Work item:
Nothing in the records may be left out; restate them word for word.

(Saved entries)
Start of Block

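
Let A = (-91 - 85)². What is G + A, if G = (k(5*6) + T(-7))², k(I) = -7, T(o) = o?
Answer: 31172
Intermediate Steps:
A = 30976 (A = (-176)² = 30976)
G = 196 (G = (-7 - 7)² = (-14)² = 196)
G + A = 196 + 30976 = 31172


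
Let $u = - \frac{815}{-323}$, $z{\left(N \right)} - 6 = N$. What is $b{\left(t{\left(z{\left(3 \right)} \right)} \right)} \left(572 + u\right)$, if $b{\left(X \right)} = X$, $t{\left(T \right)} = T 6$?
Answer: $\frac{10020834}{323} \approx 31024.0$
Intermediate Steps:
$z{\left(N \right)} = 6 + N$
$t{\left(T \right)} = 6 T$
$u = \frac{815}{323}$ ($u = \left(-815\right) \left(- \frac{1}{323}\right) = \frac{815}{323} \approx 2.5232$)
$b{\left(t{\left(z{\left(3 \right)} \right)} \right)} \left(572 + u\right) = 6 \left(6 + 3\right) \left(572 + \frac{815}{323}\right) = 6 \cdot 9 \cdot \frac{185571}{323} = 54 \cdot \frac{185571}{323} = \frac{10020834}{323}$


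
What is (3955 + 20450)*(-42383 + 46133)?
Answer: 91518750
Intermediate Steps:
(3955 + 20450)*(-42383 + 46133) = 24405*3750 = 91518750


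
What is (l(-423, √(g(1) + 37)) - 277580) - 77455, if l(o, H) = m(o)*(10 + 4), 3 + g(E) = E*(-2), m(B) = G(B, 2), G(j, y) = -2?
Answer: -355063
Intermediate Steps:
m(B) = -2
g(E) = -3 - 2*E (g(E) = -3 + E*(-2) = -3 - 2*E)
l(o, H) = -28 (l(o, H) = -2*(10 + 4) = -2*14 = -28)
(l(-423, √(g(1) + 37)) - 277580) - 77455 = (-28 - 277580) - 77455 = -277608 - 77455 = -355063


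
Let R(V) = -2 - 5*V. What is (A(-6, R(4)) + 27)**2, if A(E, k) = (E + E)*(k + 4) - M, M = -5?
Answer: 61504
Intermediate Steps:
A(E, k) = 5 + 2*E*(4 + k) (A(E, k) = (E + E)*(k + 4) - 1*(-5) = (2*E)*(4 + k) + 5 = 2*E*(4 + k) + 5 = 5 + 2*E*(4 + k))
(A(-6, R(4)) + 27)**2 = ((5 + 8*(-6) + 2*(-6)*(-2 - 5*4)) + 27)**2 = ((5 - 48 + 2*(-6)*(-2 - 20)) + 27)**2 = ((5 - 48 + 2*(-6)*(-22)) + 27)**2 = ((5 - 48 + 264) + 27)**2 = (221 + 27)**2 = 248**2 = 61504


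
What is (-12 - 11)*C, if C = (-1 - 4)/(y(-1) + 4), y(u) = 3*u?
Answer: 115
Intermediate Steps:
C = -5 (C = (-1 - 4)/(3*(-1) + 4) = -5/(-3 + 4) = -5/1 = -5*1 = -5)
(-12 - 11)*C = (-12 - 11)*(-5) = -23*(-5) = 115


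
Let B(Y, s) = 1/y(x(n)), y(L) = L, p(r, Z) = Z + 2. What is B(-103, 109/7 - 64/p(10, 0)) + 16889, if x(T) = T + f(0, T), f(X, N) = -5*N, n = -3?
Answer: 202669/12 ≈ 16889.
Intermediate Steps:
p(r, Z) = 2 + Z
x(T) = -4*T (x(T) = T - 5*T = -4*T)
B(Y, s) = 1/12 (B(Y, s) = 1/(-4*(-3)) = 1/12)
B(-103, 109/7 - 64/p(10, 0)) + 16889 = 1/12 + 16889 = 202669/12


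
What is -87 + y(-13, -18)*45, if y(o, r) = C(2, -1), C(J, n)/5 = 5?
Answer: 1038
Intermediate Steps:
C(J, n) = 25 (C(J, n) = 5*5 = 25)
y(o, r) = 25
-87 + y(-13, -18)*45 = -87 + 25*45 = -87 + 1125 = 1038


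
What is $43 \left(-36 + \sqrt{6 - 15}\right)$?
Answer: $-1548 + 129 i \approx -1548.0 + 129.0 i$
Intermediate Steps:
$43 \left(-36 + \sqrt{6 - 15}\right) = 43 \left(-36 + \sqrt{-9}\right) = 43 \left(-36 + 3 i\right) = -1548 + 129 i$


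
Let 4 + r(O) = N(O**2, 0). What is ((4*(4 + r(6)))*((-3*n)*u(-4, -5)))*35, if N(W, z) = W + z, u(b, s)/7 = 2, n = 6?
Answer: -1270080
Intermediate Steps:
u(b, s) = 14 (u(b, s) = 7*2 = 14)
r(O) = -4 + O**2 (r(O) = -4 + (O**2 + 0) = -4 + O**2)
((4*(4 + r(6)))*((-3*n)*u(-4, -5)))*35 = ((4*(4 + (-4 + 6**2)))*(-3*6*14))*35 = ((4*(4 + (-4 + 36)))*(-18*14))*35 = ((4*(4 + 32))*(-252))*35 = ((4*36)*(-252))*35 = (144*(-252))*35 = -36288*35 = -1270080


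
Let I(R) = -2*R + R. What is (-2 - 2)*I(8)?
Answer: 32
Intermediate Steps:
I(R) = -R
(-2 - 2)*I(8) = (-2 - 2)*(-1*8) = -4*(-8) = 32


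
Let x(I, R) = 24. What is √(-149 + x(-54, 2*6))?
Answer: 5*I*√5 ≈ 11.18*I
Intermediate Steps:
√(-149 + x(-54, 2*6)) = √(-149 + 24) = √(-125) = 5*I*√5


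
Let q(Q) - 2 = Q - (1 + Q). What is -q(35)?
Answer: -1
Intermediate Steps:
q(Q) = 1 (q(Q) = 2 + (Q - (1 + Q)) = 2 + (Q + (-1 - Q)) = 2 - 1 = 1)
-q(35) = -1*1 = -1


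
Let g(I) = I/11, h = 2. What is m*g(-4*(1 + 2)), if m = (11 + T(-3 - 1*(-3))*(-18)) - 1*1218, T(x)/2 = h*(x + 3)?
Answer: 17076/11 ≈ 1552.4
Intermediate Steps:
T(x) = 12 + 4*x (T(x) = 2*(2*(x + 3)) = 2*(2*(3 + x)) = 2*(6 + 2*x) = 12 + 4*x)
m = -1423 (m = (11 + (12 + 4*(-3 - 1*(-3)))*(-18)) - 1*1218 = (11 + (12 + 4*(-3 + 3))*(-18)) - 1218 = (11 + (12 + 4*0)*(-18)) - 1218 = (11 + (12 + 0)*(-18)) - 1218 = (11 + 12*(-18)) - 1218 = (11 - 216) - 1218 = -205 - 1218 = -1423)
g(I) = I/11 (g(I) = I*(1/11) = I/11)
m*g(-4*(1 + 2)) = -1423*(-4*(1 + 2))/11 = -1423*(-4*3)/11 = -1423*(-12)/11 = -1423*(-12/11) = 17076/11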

End of Block

Answer to the exercise:
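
Let A = (-91 - 85)². What is G + A, if G = (k(5*6) + T(-7))², k(I) = -7, T(o) = o?
Answer: 31172
Intermediate Steps:
A = 30976 (A = (-176)² = 30976)
G = 196 (G = (-7 - 7)² = (-14)² = 196)
G + A = 196 + 30976 = 31172


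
Let $u = - \frac{815}{-323}$, $z{\left(N \right)} - 6 = N$. What is $b{\left(t{\left(z{\left(3 \right)} \right)} \right)} \left(572 + u\right)$, if $b{\left(X \right)} = X$, $t{\left(T \right)} = T 6$?
Answer: $\frac{10020834}{323} \approx 31024.0$
Intermediate Steps:
$z{\left(N \right)} = 6 + N$
$t{\left(T \right)} = 6 T$
$u = \frac{815}{323}$ ($u = \left(-815\right) \left(- \frac{1}{323}\right) = \frac{815}{323} \approx 2.5232$)
$b{\left(t{\left(z{\left(3 \right)} \right)} \right)} \left(572 + u\right) = 6 \left(6 + 3\right) \left(572 + \frac{815}{323}\right) = 6 \cdot 9 \cdot \frac{185571}{323} = 54 \cdot \frac{185571}{323} = \frac{10020834}{323}$


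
What is (3955 + 20450)*(-42383 + 46133)?
Answer: 91518750
Intermediate Steps:
(3955 + 20450)*(-42383 + 46133) = 24405*3750 = 91518750


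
What is (l(-423, √(g(1) + 37)) - 277580) - 77455, if l(o, H) = m(o)*(10 + 4), 3 + g(E) = E*(-2), m(B) = G(B, 2), G(j, y) = -2?
Answer: -355063
Intermediate Steps:
m(B) = -2
g(E) = -3 - 2*E (g(E) = -3 + E*(-2) = -3 - 2*E)
l(o, H) = -28 (l(o, H) = -2*(10 + 4) = -2*14 = -28)
(l(-423, √(g(1) + 37)) - 277580) - 77455 = (-28 - 277580) - 77455 = -277608 - 77455 = -355063


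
Let R(V) = -2 - 5*V. What is (A(-6, R(4)) + 27)**2, if A(E, k) = (E + E)*(k + 4) - M, M = -5?
Answer: 61504
Intermediate Steps:
A(E, k) = 5 + 2*E*(4 + k) (A(E, k) = (E + E)*(k + 4) - 1*(-5) = (2*E)*(4 + k) + 5 = 2*E*(4 + k) + 5 = 5 + 2*E*(4 + k))
(A(-6, R(4)) + 27)**2 = ((5 + 8*(-6) + 2*(-6)*(-2 - 5*4)) + 27)**2 = ((5 - 48 + 2*(-6)*(-2 - 20)) + 27)**2 = ((5 - 48 + 2*(-6)*(-22)) + 27)**2 = ((5 - 48 + 264) + 27)**2 = (221 + 27)**2 = 248**2 = 61504


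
What is (-12 - 11)*C, if C = (-1 - 4)/(y(-1) + 4), y(u) = 3*u?
Answer: 115
Intermediate Steps:
C = -5 (C = (-1 - 4)/(3*(-1) + 4) = -5/(-3 + 4) = -5/1 = -5*1 = -5)
(-12 - 11)*C = (-12 - 11)*(-5) = -23*(-5) = 115


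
Let B(Y, s) = 1/y(x(n)), y(L) = L, p(r, Z) = Z + 2. What is B(-103, 109/7 - 64/p(10, 0)) + 16889, if x(T) = T + f(0, T), f(X, N) = -5*N, n = -3?
Answer: 202669/12 ≈ 16889.
Intermediate Steps:
p(r, Z) = 2 + Z
x(T) = -4*T (x(T) = T - 5*T = -4*T)
B(Y, s) = 1/12 (B(Y, s) = 1/(-4*(-3)) = 1/12)
B(-103, 109/7 - 64/p(10, 0)) + 16889 = 1/12 + 16889 = 202669/12


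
What is -87 + y(-13, -18)*45, if y(o, r) = C(2, -1), C(J, n)/5 = 5?
Answer: 1038
Intermediate Steps:
C(J, n) = 25 (C(J, n) = 5*5 = 25)
y(o, r) = 25
-87 + y(-13, -18)*45 = -87 + 25*45 = -87 + 1125 = 1038


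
What is $43 \left(-36 + \sqrt{6 - 15}\right)$?
Answer: $-1548 + 129 i \approx -1548.0 + 129.0 i$
Intermediate Steps:
$43 \left(-36 + \sqrt{6 - 15}\right) = 43 \left(-36 + \sqrt{-9}\right) = 43 \left(-36 + 3 i\right) = -1548 + 129 i$


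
Let 4 + r(O) = N(O**2, 0). What is ((4*(4 + r(6)))*((-3*n)*u(-4, -5)))*35, if N(W, z) = W + z, u(b, s)/7 = 2, n = 6?
Answer: -1270080
Intermediate Steps:
u(b, s) = 14 (u(b, s) = 7*2 = 14)
r(O) = -4 + O**2 (r(O) = -4 + (O**2 + 0) = -4 + O**2)
((4*(4 + r(6)))*((-3*n)*u(-4, -5)))*35 = ((4*(4 + (-4 + 6**2)))*(-3*6*14))*35 = ((4*(4 + (-4 + 36)))*(-18*14))*35 = ((4*(4 + 32))*(-252))*35 = ((4*36)*(-252))*35 = (144*(-252))*35 = -36288*35 = -1270080


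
Let I(R) = -2*R + R. What is (-2 - 2)*I(8)?
Answer: 32
Intermediate Steps:
I(R) = -R
(-2 - 2)*I(8) = (-2 - 2)*(-1*8) = -4*(-8) = 32


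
Let x(I, R) = 24. What is √(-149 + x(-54, 2*6))?
Answer: 5*I*√5 ≈ 11.18*I
Intermediate Steps:
√(-149 + x(-54, 2*6)) = √(-149 + 24) = √(-125) = 5*I*√5


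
Let q(Q) - 2 = Q - (1 + Q). What is -q(35)?
Answer: -1
Intermediate Steps:
q(Q) = 1 (q(Q) = 2 + (Q - (1 + Q)) = 2 + (Q + (-1 - Q)) = 2 - 1 = 1)
-q(35) = -1*1 = -1


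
Let g(I) = I/11, h = 2. What is m*g(-4*(1 + 2)), if m = (11 + T(-3 - 1*(-3))*(-18)) - 1*1218, T(x)/2 = h*(x + 3)?
Answer: 17076/11 ≈ 1552.4
Intermediate Steps:
T(x) = 12 + 4*x (T(x) = 2*(2*(x + 3)) = 2*(2*(3 + x)) = 2*(6 + 2*x) = 12 + 4*x)
m = -1423 (m = (11 + (12 + 4*(-3 - 1*(-3)))*(-18)) - 1*1218 = (11 + (12 + 4*(-3 + 3))*(-18)) - 1218 = (11 + (12 + 4*0)*(-18)) - 1218 = (11 + (12 + 0)*(-18)) - 1218 = (11 + 12*(-18)) - 1218 = (11 - 216) - 1218 = -205 - 1218 = -1423)
g(I) = I/11 (g(I) = I*(1/11) = I/11)
m*g(-4*(1 + 2)) = -1423*(-4*(1 + 2))/11 = -1423*(-4*3)/11 = -1423*(-12)/11 = -1423*(-12/11) = 17076/11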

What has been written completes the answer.